• **Exercise data**:
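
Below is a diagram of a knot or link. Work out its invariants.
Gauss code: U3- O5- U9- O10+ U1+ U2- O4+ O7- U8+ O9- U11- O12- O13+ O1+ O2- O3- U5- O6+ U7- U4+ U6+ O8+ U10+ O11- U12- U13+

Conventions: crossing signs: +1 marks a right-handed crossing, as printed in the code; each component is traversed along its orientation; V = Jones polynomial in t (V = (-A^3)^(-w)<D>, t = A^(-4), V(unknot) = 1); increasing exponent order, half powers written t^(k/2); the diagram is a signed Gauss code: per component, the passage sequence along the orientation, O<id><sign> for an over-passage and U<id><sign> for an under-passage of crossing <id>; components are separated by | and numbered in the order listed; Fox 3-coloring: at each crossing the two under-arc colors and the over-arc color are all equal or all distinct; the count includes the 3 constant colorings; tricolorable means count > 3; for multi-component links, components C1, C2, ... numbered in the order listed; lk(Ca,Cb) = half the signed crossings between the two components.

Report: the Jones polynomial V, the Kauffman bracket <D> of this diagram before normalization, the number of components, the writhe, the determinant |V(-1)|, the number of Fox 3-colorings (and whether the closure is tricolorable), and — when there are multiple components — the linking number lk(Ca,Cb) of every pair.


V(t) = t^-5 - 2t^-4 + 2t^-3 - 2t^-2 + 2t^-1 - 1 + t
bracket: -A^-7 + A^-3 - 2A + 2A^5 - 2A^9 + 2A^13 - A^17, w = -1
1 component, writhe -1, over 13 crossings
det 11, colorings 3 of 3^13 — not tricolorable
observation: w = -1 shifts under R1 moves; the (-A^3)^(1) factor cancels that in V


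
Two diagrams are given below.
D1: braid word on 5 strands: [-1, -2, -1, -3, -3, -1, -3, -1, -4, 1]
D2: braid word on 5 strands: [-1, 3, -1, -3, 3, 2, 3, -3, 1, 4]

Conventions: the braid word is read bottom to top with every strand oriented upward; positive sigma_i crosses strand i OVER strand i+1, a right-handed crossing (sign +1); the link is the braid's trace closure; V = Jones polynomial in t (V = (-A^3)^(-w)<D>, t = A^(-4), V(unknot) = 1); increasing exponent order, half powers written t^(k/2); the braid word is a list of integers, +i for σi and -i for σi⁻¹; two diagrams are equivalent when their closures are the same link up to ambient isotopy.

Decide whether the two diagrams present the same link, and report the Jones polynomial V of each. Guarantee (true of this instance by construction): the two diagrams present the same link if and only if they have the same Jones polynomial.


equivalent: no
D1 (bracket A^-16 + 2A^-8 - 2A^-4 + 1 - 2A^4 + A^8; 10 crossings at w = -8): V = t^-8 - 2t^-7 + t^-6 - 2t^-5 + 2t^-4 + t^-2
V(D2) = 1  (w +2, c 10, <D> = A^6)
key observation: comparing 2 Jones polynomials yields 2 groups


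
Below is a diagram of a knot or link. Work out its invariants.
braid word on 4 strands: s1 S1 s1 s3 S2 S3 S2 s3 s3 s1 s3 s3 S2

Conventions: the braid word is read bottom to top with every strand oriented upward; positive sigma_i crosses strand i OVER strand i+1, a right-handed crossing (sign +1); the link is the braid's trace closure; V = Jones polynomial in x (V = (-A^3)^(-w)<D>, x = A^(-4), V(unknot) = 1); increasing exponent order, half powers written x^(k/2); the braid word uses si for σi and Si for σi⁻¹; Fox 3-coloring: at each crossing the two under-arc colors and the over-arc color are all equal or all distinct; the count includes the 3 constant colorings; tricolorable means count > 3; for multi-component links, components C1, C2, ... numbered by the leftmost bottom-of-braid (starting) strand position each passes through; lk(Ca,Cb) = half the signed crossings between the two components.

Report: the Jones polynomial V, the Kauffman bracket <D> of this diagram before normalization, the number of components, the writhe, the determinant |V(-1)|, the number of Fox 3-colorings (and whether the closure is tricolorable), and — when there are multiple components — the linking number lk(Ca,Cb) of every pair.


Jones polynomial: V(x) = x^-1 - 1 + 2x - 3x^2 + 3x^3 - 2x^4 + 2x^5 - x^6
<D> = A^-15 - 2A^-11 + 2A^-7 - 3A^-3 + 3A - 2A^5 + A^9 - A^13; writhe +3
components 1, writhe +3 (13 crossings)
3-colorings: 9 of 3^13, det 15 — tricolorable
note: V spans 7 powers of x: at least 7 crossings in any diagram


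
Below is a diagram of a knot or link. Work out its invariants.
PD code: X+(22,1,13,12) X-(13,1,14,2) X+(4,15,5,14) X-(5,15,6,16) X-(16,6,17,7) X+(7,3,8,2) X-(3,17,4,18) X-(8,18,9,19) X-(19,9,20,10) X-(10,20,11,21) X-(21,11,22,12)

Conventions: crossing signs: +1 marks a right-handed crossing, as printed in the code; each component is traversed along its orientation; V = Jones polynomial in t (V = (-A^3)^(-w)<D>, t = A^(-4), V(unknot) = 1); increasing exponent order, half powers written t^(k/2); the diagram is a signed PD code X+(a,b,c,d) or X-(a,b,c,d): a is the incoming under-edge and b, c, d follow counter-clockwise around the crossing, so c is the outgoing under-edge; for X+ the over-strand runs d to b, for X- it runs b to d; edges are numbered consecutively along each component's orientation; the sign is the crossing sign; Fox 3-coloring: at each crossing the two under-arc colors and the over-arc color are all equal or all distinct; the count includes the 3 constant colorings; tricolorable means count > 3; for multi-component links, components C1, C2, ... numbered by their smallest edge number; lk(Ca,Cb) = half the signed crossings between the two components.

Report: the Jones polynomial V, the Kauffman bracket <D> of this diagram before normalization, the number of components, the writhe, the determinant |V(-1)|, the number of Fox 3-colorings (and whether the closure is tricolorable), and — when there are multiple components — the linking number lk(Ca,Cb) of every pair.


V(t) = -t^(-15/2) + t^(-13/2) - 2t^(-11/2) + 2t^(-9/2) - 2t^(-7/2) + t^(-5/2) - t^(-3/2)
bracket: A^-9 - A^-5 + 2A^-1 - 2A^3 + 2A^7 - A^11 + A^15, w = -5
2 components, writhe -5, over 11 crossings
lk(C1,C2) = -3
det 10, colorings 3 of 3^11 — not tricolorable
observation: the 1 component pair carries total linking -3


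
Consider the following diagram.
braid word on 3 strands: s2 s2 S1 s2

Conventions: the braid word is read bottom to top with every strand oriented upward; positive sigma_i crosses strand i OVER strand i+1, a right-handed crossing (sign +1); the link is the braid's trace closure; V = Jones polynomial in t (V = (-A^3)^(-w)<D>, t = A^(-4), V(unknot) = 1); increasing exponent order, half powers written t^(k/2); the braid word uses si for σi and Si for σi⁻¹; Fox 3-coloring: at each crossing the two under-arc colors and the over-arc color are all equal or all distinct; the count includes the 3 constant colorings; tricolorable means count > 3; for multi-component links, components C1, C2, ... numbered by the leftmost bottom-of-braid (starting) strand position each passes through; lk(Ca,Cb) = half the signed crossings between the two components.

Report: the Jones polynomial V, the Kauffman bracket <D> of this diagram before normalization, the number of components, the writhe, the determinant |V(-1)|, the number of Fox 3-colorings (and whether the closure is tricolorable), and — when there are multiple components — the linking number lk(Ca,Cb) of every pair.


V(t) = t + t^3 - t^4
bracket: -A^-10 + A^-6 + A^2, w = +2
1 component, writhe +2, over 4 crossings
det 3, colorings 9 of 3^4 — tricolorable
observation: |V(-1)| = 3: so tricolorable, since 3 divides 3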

• **Task to complete**: Repeat the material above exactly, including every line.

• **Output of the exercise**:
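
Below is a diagram of a knot or link. Work out its invariants.
Gauss code: U3- O5- U9- O10+ U1+ U2- O4+ O7- U8+ O9- U11- O12- O13+ O1+ O2- O3- U5- O6+ U7- U4+ U6+ O8+ U10+ O11- U12- U13+

Conventions: crossing signs: +1 marks a right-handed crossing, as printed in the code; each component is traversed along its orientation; V = Jones polynomial in t (V = (-A^3)^(-w)<D>, t = A^(-4), V(unknot) = 1); increasing exponent order, half powers written t^(k/2); the diagram is a signed Gauss code: per component, the passage sequence along the orientation, O<id><sign> for an over-passage and U<id><sign> for an under-passage of crossing <id>; components are separated by | and numbered in the order listed; Fox 3-coloring: at each crossing the two under-arc colors and the over-arc color are all equal or all distinct; the count includes the 3 constant colorings; tricolorable means count > 3; for multi-component links, components C1, C2, ... numbered in the order listed; lk(Ca,Cb) = half the signed crossings between the two components.

Report: the Jones polynomial V, the Kauffman bracket <D> of this diagram before normalization, the number of components, the writhe, the determinant |V(-1)|, the number of Fox 3-colorings (and whether the closure is tricolorable), and — when there are multiple components — the linking number lk(Ca,Cb) of every pair.


V(t) = t^-5 - 2t^-4 + 2t^-3 - 2t^-2 + 2t^-1 - 1 + t
bracket: -A^-7 + A^-3 - 2A + 2A^5 - 2A^9 + 2A^13 - A^17, w = -1
1 component, writhe -1, over 13 crossings
det 11, colorings 3 of 3^13 — not tricolorable
observation: w = -1 shifts under R1 moves; the (-A^3)^(1) factor cancels that in V


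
Two diagrams are given below.
D1: braid word on 5 strands: [-1, -2, -1, -3, -3, -1, -3, -1, -4, 1]
D2: braid word on 5 strands: [-1, 3, -1, -3, 3, 2, 3, -3, 1, 4]

Conventions: the braid word is read bottom to top with every strand oriented upward; positive sigma_i crosses strand i OVER strand i+1, a right-handed crossing (sign +1); the link is the braid's trace closure; V = Jones polynomial in t (V = (-A^3)^(-w)<D>, t = A^(-4), V(unknot) = 1); increasing exponent order, half powers written t^(k/2); the braid word is a list of integers, +i for σi and -i for σi⁻¹; two diagrams are equivalent when their closures are the same link up to ambient isotopy.

Decide whether the two diagrams present the same link, and report the Jones polynomial V of each. Guarantee (true of this instance by construction): the two diagrams present the same link if and only if they have the same Jones polynomial.


equivalent: no
D1 (bracket A^-16 + 2A^-8 - 2A^-4 + 1 - 2A^4 + A^8; 10 crossings at w = -8): V = t^-8 - 2t^-7 + t^-6 - 2t^-5 + 2t^-4 + t^-2
V(D2) = 1  (w +2, c 10, <D> = A^6)
key observation: comparing 2 Jones polynomials yields 2 groups


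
Below is a diagram of a knot or link. Work out its invariants.
braid word on 4 strands: s1 S1 s1 s3 S2 S3 S2 s3 s3 s1 s3 s3 S2

Conventions: the braid word is read bottom to top with every strand oriented upward; positive sigma_i crosses strand i OVER strand i+1, a right-handed crossing (sign +1); the link is the braid's trace closure; V = Jones polynomial in x (V = (-A^3)^(-w)<D>, x = A^(-4), V(unknot) = 1); increasing exponent order, half powers written x^(k/2); the braid word uses si for σi and Si for σi⁻¹; Fox 3-coloring: at each crossing the two under-arc colors and the over-arc color are all equal or all distinct; the count includes the 3 constant colorings; tricolorable means count > 3; for multi-component links, components C1, C2, ... numbered by the leftmost bottom-of-braid (starting) strand position each passes through; lk(Ca,Cb) = half the signed crossings between the two components.

Report: the Jones polynomial V, the Kauffman bracket <D> of this diagram before normalization, the number of components, the writhe, the determinant |V(-1)|, the number of Fox 3-colorings (and whether the closure is tricolorable), and — when there are multiple components — the linking number lk(Ca,Cb) of every pair.


Jones polynomial: V(x) = x^-1 - 1 + 2x - 3x^2 + 3x^3 - 2x^4 + 2x^5 - x^6
<D> = A^-15 - 2A^-11 + 2A^-7 - 3A^-3 + 3A - 2A^5 + A^9 - A^13; writhe +3
components 1, writhe +3 (13 crossings)
3-colorings: 9 of 3^13, det 15 — tricolorable
note: V spans 7 powers of x: at least 7 crossings in any diagram


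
Below is a diagram of a knot or link. Work out its invariants.
PD code: X+(22,1,13,12) X-(13,1,14,2) X+(4,15,5,14) X-(5,15,6,16) X-(16,6,17,7) X+(7,3,8,2) X-(3,17,4,18) X-(8,18,9,19) X-(19,9,20,10) X-(10,20,11,21) X-(21,11,22,12)

Conventions: crossing signs: +1 marks a right-handed crossing, as printed in the code; each component is traversed along its orientation; V = Jones polynomial in t (V = (-A^3)^(-w)<D>, t = A^(-4), V(unknot) = 1); increasing exponent order, half powers written t^(k/2); the diagram is a signed PD code X+(a,b,c,d) or X-(a,b,c,d): a is the incoming under-edge and b, c, d follow counter-clockwise around the crossing, so c is the outgoing under-edge; for X+ the over-strand runs d to b, for X- it runs b to d; edges are numbered consecutively along each component's orientation; the sign is the crossing sign; Fox 3-coloring: at each crossing the two under-arc colors and the over-arc color are all equal or all distinct; the count includes the 3 constant colorings; tricolorable means count > 3; for multi-component links, components C1, C2, ... numbered by their smallest edge number; lk(Ca,Cb) = half the signed crossings between the two components.

Report: the Jones polynomial V, the Kauffman bracket <D> of this diagram before normalization, the number of components, the writhe, the determinant |V(-1)|, the number of Fox 3-colorings (and whether the closure is tricolorable), and — when there are multiple components — the linking number lk(Ca,Cb) of every pair.


V(t) = -t^(-15/2) + t^(-13/2) - 2t^(-11/2) + 2t^(-9/2) - 2t^(-7/2) + t^(-5/2) - t^(-3/2)
bracket: A^-9 - A^-5 + 2A^-1 - 2A^3 + 2A^7 - A^11 + A^15, w = -5
2 components, writhe -5, over 11 crossings
lk(C1,C2) = -3
det 10, colorings 3 of 3^11 — not tricolorable
observation: the 1 component pair carries total linking -3


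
Consider the following diagram.
braid word on 3 strands: s2 s2 S1 s2

Conventions: the braid word is read bottom to top with every strand oriented upward; positive sigma_i crosses strand i OVER strand i+1, a right-handed crossing (sign +1); the link is the braid's trace closure; V = Jones polynomial in t (V = (-A^3)^(-w)<D>, t = A^(-4), V(unknot) = 1); increasing exponent order, half powers written t^(k/2); the braid word uses si for σi and Si for σi⁻¹; Fox 3-coloring: at each crossing the two under-arc colors and the over-arc color are all equal or all distinct; the count includes the 3 constant colorings; tricolorable means count > 3; for multi-component links, components C1, C2, ... numbered by the leftmost bottom-of-braid (starting) strand position each passes through; lk(Ca,Cb) = half the signed crossings between the two components.

Report: the Jones polynomial V, the Kauffman bracket <D> of this diagram before normalization, the number of components, the writhe, the determinant |V(-1)|, the number of Fox 3-colorings (and whether the closure is tricolorable), and — when there are multiple components — the linking number lk(Ca,Cb) of every pair.


V(t) = t + t^3 - t^4
bracket: -A^-10 + A^-6 + A^2, w = +2
1 component, writhe +2, over 4 crossings
det 3, colorings 9 of 3^4 — tricolorable
observation: |V(-1)| = 3: so tricolorable, since 3 divides 3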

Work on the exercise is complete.